##### DATA FOR THIS TASK

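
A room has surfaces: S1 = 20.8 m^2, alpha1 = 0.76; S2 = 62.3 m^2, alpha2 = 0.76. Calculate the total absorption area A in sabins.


Given surfaces:
  Surface 1: 20.8 * 0.76 = 15.808
  Surface 2: 62.3 * 0.76 = 47.348
Formula: A = sum(Si * alpha_i)
A = 15.808 + 47.348
A = 63.16

63.16 sabins


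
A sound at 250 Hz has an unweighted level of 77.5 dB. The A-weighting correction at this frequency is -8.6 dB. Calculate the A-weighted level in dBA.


Given values:
  SPL = 77.5 dB
  A-weighting at 250 Hz = -8.6 dB
Formula: L_A = SPL + A_weight
L_A = 77.5 + (-8.6)
L_A = 68.9

68.9 dBA


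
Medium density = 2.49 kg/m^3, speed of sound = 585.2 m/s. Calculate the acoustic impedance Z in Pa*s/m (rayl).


Given values:
  rho = 2.49 kg/m^3
  c = 585.2 m/s
Formula: Z = rho * c
Z = 2.49 * 585.2
Z = 1457.15

1457.15 rayl


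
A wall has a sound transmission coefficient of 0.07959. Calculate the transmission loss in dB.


Given values:
  tau = 0.07959
Formula: TL = 10 * log10(1 / tau)
Compute 1 / tau = 1 / 0.07959 = 12.5644
Compute log10(12.5644) = 1.099142
TL = 10 * 1.099142 = 10.99

10.99 dB


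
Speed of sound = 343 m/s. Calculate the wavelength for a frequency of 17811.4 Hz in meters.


Given values:
  c = 343 m/s, f = 17811.4 Hz
Formula: lambda = c / f
lambda = 343 / 17811.4
lambda = 0.0193

0.0193 m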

##########

**THE PROBLEM**. Copy out the lines beginning at the one that contains "Speed of sound = 343". Stop at the final line of the data, and include it.

**ANSWER TO THIS PROBLEM**.
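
Speed of sound = 343 m/s. Calculate the wavelength for a frequency of 17811.4 Hz in meters.


Given values:
  c = 343 m/s, f = 17811.4 Hz
Formula: lambda = c / f
lambda = 343 / 17811.4
lambda = 0.0193

0.0193 m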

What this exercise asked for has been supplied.